Problem requirements.
Starting at the line that holds "The columns of A are w_1", copy every line exactly through the end of the data, and no others.
------
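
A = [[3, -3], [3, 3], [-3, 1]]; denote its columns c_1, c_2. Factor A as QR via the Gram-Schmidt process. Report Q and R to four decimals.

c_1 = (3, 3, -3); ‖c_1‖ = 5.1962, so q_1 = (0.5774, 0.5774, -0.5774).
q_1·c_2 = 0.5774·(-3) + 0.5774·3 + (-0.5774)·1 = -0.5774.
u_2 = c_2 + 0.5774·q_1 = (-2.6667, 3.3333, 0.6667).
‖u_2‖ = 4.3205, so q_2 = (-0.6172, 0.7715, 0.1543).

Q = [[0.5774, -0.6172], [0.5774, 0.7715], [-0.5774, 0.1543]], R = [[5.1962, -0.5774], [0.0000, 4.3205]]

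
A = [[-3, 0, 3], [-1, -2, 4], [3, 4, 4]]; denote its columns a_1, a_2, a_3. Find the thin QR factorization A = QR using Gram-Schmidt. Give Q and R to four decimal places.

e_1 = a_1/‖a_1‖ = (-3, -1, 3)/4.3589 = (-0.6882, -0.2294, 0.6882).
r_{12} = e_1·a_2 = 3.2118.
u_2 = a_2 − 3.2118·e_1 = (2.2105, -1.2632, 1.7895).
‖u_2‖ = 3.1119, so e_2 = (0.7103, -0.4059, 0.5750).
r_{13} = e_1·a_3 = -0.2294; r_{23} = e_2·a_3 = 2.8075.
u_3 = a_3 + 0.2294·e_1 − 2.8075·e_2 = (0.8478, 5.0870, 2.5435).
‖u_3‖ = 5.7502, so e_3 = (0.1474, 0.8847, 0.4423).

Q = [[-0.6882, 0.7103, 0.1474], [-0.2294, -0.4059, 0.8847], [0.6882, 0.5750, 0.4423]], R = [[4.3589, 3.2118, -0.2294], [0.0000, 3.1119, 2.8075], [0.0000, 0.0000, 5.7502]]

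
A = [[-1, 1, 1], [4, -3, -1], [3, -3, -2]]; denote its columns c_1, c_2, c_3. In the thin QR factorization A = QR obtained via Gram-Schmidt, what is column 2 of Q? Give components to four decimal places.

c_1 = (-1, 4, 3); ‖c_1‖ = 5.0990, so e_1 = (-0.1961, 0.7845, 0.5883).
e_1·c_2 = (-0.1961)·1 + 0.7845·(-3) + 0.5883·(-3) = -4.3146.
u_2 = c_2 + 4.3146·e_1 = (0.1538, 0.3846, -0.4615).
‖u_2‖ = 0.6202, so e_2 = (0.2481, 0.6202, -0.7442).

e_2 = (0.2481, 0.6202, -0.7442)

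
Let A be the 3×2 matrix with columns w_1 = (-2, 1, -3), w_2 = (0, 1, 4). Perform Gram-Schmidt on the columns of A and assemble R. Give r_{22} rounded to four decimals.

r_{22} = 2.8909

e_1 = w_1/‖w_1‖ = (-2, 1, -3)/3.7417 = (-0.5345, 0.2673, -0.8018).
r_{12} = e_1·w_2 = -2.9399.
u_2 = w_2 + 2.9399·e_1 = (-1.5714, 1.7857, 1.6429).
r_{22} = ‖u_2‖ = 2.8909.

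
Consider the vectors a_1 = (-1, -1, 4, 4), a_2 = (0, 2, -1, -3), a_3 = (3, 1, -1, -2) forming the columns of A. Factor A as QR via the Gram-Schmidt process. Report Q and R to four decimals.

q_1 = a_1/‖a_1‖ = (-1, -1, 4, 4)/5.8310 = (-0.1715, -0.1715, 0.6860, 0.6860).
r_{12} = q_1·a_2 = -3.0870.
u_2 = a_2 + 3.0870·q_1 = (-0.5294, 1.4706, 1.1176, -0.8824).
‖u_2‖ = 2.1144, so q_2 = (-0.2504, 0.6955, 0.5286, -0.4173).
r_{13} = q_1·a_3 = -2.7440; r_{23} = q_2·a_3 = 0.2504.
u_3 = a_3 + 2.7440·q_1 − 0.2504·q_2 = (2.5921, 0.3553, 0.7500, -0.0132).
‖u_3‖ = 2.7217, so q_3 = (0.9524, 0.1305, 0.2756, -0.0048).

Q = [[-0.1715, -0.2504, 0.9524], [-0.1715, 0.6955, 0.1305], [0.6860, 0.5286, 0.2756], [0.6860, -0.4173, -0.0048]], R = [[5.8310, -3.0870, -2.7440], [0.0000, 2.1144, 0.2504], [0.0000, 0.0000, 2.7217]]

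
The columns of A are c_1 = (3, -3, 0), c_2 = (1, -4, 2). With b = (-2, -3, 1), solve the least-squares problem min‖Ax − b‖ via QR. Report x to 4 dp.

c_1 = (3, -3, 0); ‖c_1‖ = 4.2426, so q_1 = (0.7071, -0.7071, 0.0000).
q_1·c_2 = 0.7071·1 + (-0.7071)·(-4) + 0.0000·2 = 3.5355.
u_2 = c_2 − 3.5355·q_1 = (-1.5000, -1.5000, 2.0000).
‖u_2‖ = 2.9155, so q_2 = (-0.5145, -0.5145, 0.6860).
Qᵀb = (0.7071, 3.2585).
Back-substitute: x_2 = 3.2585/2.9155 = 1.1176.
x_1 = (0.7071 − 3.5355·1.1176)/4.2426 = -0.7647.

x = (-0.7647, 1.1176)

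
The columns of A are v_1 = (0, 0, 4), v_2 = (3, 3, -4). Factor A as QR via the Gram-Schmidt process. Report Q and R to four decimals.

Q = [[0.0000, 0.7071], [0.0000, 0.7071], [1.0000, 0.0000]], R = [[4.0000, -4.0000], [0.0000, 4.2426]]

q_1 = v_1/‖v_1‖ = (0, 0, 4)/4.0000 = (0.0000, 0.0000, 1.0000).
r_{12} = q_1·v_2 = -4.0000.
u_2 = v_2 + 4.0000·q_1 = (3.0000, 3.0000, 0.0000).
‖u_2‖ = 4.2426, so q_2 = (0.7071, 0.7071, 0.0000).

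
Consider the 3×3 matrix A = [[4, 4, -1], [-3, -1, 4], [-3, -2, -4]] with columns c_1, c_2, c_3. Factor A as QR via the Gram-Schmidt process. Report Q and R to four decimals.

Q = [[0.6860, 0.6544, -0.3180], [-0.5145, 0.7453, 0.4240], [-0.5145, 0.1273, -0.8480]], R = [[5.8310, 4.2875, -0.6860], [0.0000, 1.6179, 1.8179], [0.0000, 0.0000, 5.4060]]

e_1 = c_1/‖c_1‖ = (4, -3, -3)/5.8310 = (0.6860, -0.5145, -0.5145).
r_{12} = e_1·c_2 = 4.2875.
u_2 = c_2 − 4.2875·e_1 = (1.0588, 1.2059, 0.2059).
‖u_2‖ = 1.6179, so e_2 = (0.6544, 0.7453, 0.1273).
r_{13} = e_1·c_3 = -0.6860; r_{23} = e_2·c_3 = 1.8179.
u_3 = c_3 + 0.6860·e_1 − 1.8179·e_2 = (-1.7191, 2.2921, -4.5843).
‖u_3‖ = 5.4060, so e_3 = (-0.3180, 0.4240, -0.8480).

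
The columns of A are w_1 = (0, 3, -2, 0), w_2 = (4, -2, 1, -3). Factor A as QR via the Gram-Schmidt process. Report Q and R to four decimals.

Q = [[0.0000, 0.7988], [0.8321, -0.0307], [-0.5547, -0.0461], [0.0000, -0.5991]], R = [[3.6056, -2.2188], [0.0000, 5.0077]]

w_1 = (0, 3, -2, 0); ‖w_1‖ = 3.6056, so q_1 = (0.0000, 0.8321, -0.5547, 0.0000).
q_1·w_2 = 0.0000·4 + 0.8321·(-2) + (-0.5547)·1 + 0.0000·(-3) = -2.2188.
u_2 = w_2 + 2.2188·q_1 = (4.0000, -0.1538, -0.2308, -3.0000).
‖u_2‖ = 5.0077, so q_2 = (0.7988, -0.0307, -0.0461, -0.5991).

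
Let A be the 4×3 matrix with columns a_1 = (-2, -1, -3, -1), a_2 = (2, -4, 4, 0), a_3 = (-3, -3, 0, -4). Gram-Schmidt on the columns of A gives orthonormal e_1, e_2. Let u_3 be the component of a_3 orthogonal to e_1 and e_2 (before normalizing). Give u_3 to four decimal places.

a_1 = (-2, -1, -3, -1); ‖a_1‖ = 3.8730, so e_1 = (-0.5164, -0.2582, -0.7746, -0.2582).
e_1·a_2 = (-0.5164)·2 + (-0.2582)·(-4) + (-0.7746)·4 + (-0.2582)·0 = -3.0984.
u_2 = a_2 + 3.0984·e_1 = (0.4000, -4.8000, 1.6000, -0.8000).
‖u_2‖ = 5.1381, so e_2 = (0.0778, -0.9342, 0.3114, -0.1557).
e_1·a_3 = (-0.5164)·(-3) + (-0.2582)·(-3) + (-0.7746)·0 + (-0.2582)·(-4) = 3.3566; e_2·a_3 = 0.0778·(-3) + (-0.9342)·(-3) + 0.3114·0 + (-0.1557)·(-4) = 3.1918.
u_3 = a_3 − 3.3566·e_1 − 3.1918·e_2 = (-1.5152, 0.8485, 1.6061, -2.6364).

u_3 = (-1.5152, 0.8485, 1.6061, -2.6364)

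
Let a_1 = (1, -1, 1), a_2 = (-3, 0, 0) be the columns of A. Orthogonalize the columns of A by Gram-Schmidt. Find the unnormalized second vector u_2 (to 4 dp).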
------
Task solution.
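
The columns of A are w_1 = (0, 3, -2, 0), w_2 = (4, -2, 1, -3). Factor A as QR via the Gram-Schmidt process. Report Q and R to four decimals.

Q = [[0.0000, 0.7988], [0.8321, -0.0307], [-0.5547, -0.0461], [0.0000, -0.5991]], R = [[3.6056, -2.2188], [0.0000, 5.0077]]

w_1 = (0, 3, -2, 0); ‖w_1‖ = 3.6056, so q_1 = (0.0000, 0.8321, -0.5547, 0.0000).
q_1·w_2 = 0.0000·4 + 0.8321·(-2) + (-0.5547)·1 + 0.0000·(-3) = -2.2188.
u_2 = w_2 + 2.2188·q_1 = (4.0000, -0.1538, -0.2308, -3.0000).
‖u_2‖ = 5.0077, so q_2 = (0.7988, -0.0307, -0.0461, -0.5991).

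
Let A be the 4×3 matrix with columns a_1 = (-2, -1, -3, -1), a_2 = (2, -4, 4, 0), a_3 = (-3, -3, 0, -4). Gram-Schmidt on the columns of A gives orthonormal e_1, e_2. Let u_3 be the component of a_3 orthogonal to e_1 and e_2 (before normalizing). Give u_3 to four decimal places.

a_1 = (-2, -1, -3, -1); ‖a_1‖ = 3.8730, so e_1 = (-0.5164, -0.2582, -0.7746, -0.2582).
e_1·a_2 = (-0.5164)·2 + (-0.2582)·(-4) + (-0.7746)·4 + (-0.2582)·0 = -3.0984.
u_2 = a_2 + 3.0984·e_1 = (0.4000, -4.8000, 1.6000, -0.8000).
‖u_2‖ = 5.1381, so e_2 = (0.0778, -0.9342, 0.3114, -0.1557).
e_1·a_3 = (-0.5164)·(-3) + (-0.2582)·(-3) + (-0.7746)·0 + (-0.2582)·(-4) = 3.3566; e_2·a_3 = 0.0778·(-3) + (-0.9342)·(-3) + 0.3114·0 + (-0.1557)·(-4) = 3.1918.
u_3 = a_3 − 3.3566·e_1 − 3.1918·e_2 = (-1.5152, 0.8485, 1.6061, -2.6364).

u_3 = (-1.5152, 0.8485, 1.6061, -2.6364)

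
Let a_1 = (1, -1, 1), a_2 = (-3, 0, 0) be the columns of A. Orthogonalize the columns of A by Gram-Schmidt. Find the unnormalized second vector u_2 (to 4 dp).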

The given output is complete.